<<<<
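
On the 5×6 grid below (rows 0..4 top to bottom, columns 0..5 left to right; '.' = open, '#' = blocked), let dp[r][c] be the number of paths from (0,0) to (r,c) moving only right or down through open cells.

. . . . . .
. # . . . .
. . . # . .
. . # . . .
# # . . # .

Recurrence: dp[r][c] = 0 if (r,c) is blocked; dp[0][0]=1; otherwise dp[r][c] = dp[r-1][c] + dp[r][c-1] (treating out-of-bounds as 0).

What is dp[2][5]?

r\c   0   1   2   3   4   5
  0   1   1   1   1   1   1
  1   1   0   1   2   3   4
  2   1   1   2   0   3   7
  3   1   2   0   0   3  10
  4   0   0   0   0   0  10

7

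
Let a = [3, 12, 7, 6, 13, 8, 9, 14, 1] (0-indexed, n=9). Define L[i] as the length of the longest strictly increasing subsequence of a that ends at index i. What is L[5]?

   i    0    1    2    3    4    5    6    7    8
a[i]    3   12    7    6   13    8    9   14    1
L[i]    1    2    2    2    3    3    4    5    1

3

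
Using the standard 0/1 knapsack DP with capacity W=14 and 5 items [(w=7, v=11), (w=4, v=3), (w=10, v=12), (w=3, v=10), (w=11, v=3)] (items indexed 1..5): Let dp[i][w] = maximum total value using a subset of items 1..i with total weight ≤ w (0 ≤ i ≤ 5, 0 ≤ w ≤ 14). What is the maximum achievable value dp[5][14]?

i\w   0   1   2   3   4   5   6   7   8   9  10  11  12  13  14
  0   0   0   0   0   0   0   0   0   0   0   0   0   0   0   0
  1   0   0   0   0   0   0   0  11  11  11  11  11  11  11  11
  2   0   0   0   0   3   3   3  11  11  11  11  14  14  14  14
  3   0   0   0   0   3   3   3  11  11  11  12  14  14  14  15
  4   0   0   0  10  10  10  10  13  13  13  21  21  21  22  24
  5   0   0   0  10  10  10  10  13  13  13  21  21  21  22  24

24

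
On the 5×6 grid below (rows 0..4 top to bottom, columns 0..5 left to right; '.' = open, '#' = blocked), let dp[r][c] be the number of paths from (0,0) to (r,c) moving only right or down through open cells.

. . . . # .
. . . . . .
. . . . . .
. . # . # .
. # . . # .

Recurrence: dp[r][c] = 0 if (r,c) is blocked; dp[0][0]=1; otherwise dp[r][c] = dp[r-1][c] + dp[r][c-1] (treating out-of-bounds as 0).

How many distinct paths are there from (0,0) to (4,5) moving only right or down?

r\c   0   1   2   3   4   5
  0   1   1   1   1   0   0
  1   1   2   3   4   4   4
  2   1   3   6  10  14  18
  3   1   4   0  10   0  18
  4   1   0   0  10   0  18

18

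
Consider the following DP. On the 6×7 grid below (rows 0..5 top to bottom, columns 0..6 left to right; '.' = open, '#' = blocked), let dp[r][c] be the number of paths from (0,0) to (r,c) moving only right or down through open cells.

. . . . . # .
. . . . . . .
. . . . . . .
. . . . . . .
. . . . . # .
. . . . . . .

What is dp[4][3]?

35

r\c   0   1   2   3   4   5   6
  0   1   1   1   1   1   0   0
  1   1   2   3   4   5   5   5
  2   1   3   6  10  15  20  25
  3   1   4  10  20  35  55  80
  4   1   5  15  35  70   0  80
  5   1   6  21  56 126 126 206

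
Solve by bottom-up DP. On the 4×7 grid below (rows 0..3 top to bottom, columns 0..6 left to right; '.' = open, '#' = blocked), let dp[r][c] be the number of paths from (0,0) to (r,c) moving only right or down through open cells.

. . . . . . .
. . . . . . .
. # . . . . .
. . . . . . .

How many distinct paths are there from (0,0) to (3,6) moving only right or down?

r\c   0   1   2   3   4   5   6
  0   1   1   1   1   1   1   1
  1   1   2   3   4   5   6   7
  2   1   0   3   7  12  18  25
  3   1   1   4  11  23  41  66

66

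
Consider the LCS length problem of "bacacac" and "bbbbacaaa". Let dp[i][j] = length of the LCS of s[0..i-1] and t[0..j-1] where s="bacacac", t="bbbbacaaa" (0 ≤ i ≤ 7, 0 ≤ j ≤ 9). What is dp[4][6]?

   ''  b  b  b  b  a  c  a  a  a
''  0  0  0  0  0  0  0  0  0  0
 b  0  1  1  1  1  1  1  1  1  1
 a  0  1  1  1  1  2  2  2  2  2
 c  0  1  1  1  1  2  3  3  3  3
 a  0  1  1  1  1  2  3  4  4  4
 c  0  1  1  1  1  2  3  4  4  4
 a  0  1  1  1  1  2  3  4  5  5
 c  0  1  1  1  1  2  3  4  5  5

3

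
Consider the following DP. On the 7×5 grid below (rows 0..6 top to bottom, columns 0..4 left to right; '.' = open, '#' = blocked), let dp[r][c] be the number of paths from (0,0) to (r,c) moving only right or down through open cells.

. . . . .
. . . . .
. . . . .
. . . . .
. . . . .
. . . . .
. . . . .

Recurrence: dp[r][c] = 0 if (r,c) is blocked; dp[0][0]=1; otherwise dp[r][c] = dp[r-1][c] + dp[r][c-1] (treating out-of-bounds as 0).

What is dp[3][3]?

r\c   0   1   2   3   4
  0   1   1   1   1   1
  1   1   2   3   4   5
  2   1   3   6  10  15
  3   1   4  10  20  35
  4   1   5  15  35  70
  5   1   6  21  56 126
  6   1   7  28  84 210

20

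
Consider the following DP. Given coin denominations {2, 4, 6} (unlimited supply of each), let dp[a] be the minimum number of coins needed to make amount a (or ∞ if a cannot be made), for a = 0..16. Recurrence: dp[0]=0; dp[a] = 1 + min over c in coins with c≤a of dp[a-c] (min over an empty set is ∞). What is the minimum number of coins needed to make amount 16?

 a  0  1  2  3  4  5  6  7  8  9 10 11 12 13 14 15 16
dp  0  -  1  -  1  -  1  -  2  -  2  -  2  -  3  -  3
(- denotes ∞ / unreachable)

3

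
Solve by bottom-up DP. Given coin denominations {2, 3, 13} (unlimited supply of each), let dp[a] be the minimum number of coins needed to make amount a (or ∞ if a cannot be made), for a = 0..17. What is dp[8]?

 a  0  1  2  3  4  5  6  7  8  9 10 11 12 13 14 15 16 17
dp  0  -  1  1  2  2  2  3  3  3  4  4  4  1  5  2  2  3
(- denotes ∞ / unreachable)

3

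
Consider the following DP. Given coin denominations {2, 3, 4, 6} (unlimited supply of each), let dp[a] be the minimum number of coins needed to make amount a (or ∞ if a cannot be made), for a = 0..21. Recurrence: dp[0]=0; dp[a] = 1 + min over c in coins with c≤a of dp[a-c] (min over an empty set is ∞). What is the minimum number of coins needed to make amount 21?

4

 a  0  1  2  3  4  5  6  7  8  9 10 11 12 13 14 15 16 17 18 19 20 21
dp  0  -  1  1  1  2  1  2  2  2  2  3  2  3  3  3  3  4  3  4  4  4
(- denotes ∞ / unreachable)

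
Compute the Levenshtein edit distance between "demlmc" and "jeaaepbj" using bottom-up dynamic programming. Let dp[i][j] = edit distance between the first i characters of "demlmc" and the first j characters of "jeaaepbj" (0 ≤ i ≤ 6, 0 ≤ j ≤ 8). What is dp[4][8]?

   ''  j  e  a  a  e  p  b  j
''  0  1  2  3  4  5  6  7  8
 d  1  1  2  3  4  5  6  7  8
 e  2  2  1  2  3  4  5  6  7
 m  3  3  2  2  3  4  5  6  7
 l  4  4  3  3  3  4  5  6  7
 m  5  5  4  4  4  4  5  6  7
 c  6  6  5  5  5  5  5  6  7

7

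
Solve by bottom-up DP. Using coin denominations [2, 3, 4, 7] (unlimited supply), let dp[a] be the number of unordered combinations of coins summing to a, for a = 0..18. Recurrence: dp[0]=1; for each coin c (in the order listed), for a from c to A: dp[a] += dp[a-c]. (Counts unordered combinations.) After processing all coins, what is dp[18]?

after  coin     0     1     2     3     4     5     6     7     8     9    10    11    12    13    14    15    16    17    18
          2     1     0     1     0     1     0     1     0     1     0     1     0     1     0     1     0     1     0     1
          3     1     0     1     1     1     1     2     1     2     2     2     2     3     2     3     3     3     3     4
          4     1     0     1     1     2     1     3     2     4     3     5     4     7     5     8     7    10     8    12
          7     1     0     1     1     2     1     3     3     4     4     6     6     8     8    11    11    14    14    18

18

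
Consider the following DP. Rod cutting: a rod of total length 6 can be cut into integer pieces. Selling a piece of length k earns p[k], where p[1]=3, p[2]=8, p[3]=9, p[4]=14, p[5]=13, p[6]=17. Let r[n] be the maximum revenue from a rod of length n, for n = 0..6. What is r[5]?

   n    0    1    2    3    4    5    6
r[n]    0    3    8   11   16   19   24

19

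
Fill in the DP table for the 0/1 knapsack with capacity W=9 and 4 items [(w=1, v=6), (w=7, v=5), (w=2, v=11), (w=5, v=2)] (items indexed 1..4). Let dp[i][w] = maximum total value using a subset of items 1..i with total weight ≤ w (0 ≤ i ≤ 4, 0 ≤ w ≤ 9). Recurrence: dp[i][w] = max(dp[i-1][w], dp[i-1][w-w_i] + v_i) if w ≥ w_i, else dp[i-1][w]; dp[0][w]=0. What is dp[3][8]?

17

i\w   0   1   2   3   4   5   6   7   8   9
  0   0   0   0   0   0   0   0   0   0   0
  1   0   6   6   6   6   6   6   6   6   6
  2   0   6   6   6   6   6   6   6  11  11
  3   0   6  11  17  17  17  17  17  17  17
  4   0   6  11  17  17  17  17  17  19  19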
>>>>
## Prompt
Look through the data above. Copy every line with the string "grid" in it.

## Answer below
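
On the 5×6 grid below (rows 0..4 top to bottom, columns 0..5 left to right; '.' = open, '#' = blocked), let dp[r][c] be the number of paths from (0,0) to (r,c) moving only right or down through open cells.
On the 5×6 grid below (rows 0..4 top to bottom, columns 0..5 left to right; '.' = open, '#' = blocked), let dp[r][c] be the number of paths from (0,0) to (r,c) moving only right or down through open cells.
Consider the following DP. On the 6×7 grid below (rows 0..5 top to bottom, columns 0..6 left to right; '.' = open, '#' = blocked), let dp[r][c] be the number of paths from (0,0) to (r,c) moving only right or down through open cells.
Solve by bottom-up DP. On the 4×7 grid below (rows 0..3 top to bottom, columns 0..6 left to right; '.' = open, '#' = blocked), let dp[r][c] be the number of paths from (0,0) to (r,c) moving only right or down through open cells.
Consider the following DP. On the 7×5 grid below (rows 0..6 top to bottom, columns 0..4 left to right; '.' = open, '#' = blocked), let dp[r][c] be the number of paths from (0,0) to (r,c) moving only right or down through open cells.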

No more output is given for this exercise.